## ENTRIES PROVIDED
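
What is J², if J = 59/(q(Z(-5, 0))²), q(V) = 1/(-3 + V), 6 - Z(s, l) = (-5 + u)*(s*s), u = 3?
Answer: 27466764361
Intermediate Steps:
Z(s, l) = 6 + 2*s² (Z(s, l) = 6 - (-5 + 3)*s*s = 6 - (-2)*s² = 6 + 2*s²)
J = 165731 (J = 59/((1/(-3 + (6 + 2*(-5)²)))²) = 59/((1/(-3 + (6 + 2*25)))²) = 59/((1/(-3 + (6 + 50)))²) = 59/((1/(-3 + 56))²) = 59/((1/53)²) = 59/(1/2809) = 59*2809 = 165731)
J² = 165731² = 27466764361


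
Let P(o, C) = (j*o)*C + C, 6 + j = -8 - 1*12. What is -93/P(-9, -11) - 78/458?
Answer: -79518/591965 ≈ -0.13433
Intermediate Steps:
j = -26 (j = -6 + (-8 - 1*12) = -6 + (-8 - 12) = -6 - 20 = -26)
P(o, C) = C - 26*C*o (P(o, C) = (-26*o)*C + C = -26*C*o + C = C - 26*C*o)
-93/P(-9, -11) - 78/458 = -93*(-1/(11*(1 - 26*(-9)))) - 78/458 = -93*(-1/(11*(1 + 234))) - 78*1/458 = -93/((-11*235)) - 39/229 = -93/(-2585) - 39/229 = -93*(-1/2585) - 39/229 = 93/2585 - 39/229 = -79518/591965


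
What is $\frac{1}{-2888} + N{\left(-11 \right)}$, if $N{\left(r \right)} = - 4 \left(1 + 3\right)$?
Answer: $- \frac{46209}{2888} \approx -16.0$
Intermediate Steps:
$N{\left(r \right)} = -16$ ($N{\left(r \right)} = \left(-4\right) 4 = -16$)
$\frac{1}{-2888} + N{\left(-11 \right)} = \frac{1}{-2888} - 16 = - \frac{1}{2888} - 16 = - \frac{46209}{2888}$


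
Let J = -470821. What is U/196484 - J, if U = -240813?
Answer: 92508552551/196484 ≈ 4.7082e+5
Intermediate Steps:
U/196484 - J = -240813/196484 - 1*(-470821) = -240813*1/196484 + 470821 = -240813/196484 + 470821 = 92508552551/196484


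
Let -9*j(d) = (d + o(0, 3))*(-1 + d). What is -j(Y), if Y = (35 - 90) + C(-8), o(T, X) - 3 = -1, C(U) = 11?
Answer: 210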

## TASK DIRECTIONS
The task requires an exact transcription of all the data.

## EXERCISE OUTPUT
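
What is J², if J = 59/(q(Z(-5, 0))²), q(V) = 1/(-3 + V), 6 - Z(s, l) = (-5 + u)*(s*s), u = 3?
Answer: 27466764361
Intermediate Steps:
Z(s, l) = 6 + 2*s² (Z(s, l) = 6 - (-5 + 3)*s*s = 6 - (-2)*s² = 6 + 2*s²)
J = 165731 (J = 59/((1/(-3 + (6 + 2*(-5)²)))²) = 59/((1/(-3 + (6 + 2*25)))²) = 59/((1/(-3 + (6 + 50)))²) = 59/((1/(-3 + 56))²) = 59/((1/53)²) = 59/(1/2809) = 59*2809 = 165731)
J² = 165731² = 27466764361


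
Let P(o, C) = (j*o)*C + C, 6 + j = -8 - 1*12. What is -93/P(-9, -11) - 78/458?
Answer: -79518/591965 ≈ -0.13433
Intermediate Steps:
j = -26 (j = -6 + (-8 - 1*12) = -6 + (-8 - 12) = -6 - 20 = -26)
P(o, C) = C - 26*C*o (P(o, C) = (-26*o)*C + C = -26*C*o + C = C - 26*C*o)
-93/P(-9, -11) - 78/458 = -93*(-1/(11*(1 - 26*(-9)))) - 78/458 = -93*(-1/(11*(1 + 234))) - 78*1/458 = -93/((-11*235)) - 39/229 = -93/(-2585) - 39/229 = -93*(-1/2585) - 39/229 = 93/2585 - 39/229 = -79518/591965


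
What is $\frac{1}{-2888} + N{\left(-11 \right)}$, if $N{\left(r \right)} = - 4 \left(1 + 3\right)$?
Answer: $- \frac{46209}{2888} \approx -16.0$
Intermediate Steps:
$N{\left(r \right)} = -16$ ($N{\left(r \right)} = \left(-4\right) 4 = -16$)
$\frac{1}{-2888} + N{\left(-11 \right)} = \frac{1}{-2888} - 16 = - \frac{1}{2888} - 16 = - \frac{46209}{2888}$


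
Let J = -470821. What is U/196484 - J, if U = -240813?
Answer: 92508552551/196484 ≈ 4.7082e+5
Intermediate Steps:
U/196484 - J = -240813/196484 - 1*(-470821) = -240813*1/196484 + 470821 = -240813/196484 + 470821 = 92508552551/196484


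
Let -9*j(d) = (d + o(0, 3))*(-1 + d). What is -j(Y), if Y = (35 - 90) + C(-8), o(T, X) - 3 = -1, C(U) = 11?
Answer: 210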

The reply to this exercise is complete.